** Your goal **
Write out the stretch of lines below that begins at the line with "INSERT INTO employees VALUES (7, 'Priya', 13, 54, 2022);" and ends at the line with "ORDER BY category;", including both, exactly as given and nothing more.

Top of Records provided

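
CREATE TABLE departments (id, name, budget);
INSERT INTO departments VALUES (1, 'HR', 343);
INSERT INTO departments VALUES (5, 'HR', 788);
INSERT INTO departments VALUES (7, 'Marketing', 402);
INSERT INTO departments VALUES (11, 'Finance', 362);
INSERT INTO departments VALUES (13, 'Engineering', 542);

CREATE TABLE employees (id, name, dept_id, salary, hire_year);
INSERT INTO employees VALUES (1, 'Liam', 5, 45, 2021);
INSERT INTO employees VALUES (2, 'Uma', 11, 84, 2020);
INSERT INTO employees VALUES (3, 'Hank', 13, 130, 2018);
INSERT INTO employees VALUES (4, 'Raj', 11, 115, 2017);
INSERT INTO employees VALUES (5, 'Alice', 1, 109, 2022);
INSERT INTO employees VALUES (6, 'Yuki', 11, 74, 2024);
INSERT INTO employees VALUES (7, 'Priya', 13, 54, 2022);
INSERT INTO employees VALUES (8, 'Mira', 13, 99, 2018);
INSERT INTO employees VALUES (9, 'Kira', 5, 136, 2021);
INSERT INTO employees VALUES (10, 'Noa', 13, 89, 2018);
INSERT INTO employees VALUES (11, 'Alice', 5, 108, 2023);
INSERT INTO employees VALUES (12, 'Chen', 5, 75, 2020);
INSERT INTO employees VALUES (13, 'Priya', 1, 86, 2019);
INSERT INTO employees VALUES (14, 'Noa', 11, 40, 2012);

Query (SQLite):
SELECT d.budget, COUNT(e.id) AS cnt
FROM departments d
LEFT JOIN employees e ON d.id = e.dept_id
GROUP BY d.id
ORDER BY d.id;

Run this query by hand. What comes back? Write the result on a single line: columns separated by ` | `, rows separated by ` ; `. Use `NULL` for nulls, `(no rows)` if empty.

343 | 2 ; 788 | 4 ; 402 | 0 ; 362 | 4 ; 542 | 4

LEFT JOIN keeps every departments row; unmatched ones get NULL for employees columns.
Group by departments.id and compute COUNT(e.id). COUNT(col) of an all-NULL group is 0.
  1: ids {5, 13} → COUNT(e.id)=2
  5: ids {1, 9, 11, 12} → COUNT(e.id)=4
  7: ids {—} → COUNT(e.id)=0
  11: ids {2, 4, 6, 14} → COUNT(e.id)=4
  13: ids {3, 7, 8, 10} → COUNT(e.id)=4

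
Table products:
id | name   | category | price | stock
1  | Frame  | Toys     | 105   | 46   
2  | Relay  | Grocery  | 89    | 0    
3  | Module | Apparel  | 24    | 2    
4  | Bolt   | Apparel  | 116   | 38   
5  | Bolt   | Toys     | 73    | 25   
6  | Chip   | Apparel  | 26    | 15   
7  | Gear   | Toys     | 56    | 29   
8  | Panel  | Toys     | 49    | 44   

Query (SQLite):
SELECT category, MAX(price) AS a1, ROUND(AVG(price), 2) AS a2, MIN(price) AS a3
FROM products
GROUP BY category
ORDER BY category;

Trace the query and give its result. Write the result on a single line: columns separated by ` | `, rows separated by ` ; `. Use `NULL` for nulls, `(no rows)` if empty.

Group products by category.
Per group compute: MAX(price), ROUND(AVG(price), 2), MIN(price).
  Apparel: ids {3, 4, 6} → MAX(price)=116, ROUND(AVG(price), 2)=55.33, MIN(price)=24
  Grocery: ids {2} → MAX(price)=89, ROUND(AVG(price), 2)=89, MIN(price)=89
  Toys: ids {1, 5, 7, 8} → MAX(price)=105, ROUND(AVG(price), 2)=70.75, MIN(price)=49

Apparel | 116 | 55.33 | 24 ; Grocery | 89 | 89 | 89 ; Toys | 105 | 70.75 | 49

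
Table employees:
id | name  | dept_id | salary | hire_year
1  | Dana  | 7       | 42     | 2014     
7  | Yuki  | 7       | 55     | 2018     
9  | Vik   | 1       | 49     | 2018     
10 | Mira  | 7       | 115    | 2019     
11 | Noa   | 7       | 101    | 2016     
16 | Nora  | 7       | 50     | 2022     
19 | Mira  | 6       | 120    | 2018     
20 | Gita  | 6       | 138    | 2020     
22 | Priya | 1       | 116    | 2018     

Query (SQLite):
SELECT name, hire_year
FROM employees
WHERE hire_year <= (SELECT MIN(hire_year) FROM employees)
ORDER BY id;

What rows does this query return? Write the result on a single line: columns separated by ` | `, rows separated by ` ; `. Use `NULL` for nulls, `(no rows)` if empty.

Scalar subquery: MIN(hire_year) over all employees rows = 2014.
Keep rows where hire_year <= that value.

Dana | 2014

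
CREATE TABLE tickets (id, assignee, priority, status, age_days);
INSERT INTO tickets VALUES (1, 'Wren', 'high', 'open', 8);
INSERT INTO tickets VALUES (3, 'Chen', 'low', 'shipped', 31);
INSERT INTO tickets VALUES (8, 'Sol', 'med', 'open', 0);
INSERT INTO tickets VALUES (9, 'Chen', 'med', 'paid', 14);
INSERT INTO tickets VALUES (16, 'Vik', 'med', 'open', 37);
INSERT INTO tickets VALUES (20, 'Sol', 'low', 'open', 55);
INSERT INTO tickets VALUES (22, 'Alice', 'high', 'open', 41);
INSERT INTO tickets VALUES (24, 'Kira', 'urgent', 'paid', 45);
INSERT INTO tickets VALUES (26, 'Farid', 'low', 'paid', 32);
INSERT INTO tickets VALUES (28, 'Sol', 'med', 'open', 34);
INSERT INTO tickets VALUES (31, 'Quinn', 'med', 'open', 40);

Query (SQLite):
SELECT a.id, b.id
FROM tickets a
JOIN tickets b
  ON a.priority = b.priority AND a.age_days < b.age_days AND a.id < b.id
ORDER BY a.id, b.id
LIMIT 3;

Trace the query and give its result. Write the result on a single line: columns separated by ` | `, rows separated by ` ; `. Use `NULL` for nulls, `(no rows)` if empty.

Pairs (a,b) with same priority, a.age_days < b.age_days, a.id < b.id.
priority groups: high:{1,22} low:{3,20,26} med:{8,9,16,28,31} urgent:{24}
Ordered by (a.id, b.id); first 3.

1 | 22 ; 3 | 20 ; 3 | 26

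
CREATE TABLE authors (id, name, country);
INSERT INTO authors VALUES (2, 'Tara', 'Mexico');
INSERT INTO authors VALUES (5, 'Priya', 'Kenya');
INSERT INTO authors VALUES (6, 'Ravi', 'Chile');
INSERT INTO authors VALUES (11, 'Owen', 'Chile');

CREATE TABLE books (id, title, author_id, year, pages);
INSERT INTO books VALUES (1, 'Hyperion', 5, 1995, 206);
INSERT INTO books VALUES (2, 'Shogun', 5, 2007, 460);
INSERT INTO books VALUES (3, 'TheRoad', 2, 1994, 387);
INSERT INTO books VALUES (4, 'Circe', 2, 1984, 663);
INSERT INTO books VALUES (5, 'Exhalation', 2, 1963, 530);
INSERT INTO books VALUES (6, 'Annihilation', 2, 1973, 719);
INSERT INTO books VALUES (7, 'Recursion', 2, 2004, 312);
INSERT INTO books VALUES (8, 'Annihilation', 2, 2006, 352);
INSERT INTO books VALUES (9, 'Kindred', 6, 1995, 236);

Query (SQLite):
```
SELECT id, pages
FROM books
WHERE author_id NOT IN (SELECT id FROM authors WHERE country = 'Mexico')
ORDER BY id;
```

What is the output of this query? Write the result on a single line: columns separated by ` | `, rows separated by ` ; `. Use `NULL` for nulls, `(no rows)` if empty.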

Bottom of Records provided

** Response to the exercise **
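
INSERT INTO employees VALUES (7, 'Priya', 13, 54, 2022);
INSERT INTO employees VALUES (8, 'Mira', 13, 99, 2018);
INSERT INTO employees VALUES (9, 'Kira', 5, 136, 2021);
INSERT INTO employees VALUES (10, 'Noa', 13, 89, 2018);
INSERT INTO employees VALUES (11, 'Alice', 5, 108, 2023);
INSERT INTO employees VALUES (12, 'Chen', 5, 75, 2020);
INSERT INTO employees VALUES (13, 'Priya', 1, 86, 2019);
INSERT INTO employees VALUES (14, 'Noa', 11, 40, 2012);

Query (SQLite):
SELECT d.budget, COUNT(e.id) AS cnt
FROM departments d
LEFT JOIN employees e ON d.id = e.dept_id
GROUP BY d.id
ORDER BY d.id;

Run this query by hand. What comes back? Write the result on a single line: columns separated by ` | `, rows separated by ` ; `. Use `NULL` for nulls, `(no rows)` if empty.

343 | 2 ; 788 | 4 ; 402 | 0 ; 362 | 4 ; 542 | 4

LEFT JOIN keeps every departments row; unmatched ones get NULL for employees columns.
Group by departments.id and compute COUNT(e.id). COUNT(col) of an all-NULL group is 0.
  1: ids {5, 13} → COUNT(e.id)=2
  5: ids {1, 9, 11, 12} → COUNT(e.id)=4
  7: ids {—} → COUNT(e.id)=0
  11: ids {2, 4, 6, 14} → COUNT(e.id)=4
  13: ids {3, 7, 8, 10} → COUNT(e.id)=4

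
Table products:
id | name   | category | price | stock
1  | Frame  | Toys     | 105   | 46   
2  | Relay  | Grocery  | 89    | 0    
3  | Module | Apparel  | 24    | 2    
4  | Bolt   | Apparel  | 116   | 38   
5  | Bolt   | Toys     | 73    | 25   
6  | Chip   | Apparel  | 26    | 15   
7  | Gear   | Toys     | 56    | 29   
8  | Panel  | Toys     | 49    | 44   

Query (SQLite):
SELECT category, MAX(price) AS a1, ROUND(AVG(price), 2) AS a2, MIN(price) AS a3
FROM products
GROUP BY category
ORDER BY category;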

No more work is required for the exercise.